EXERCISE BRIEF.
Write out only the opening lines of the entries, through the line with "Conventions: the residue".

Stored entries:
──────────────────────────────
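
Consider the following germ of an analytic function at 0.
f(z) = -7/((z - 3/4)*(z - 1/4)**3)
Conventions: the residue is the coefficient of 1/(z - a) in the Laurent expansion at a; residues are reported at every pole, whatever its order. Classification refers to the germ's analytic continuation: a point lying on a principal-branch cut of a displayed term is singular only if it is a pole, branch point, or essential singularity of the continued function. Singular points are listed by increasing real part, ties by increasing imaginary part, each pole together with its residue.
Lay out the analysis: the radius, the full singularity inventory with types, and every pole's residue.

Denominator factor (z - 1/4)^3: pole of order 3 at 1/4, modulus 1/4.
Denominator factor (z - 3/4): pole of order 1 at 3/4, modulus 3/4.
The radius of convergence is the smallest modulus among the singular points: 1/4.
At the order-3 pole 1/4 set g(z) = (z - (1/4))^3*f(z) = -7/(z - 3/4).
Order-3 pole: residue = g''(a)/2; g''(1/4) = 112, so the residue is 56.
At the order-1 pole 3/4 set g(z) = (z - (3/4))*f(z) = -7/(z - 1/4)**3.
Simple pole: residue = g(a) at a = 3/4, which is -56.
List the singular points by increasing real part (a conjugate pair: the negative imaginary part first).

Radius of convergence at 0: 1/4.
At 1/4: a pole of order 3; residue 56.
At 3/4: a pole of order 1; residue -56.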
──────────────────────────────
EXERCISE ANSWER.
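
Consider the following germ of an analytic function at 0.
f(z) = -7/((z - 3/4)*(z - 1/4)**3)
Conventions: the residue is the coefficient of 1/(z - a) in the Laurent expansion at a; residues are reported at every pole, whatever its order. Classification refers to the germ's analytic continuation: a point lying on a principal-branch cut of a displayed term is singular only if it is a pole, branch point, or essential singularity of the continued function. Singular points are listed by increasing real part, ties by increasing imaginary part, each pole together with its residue.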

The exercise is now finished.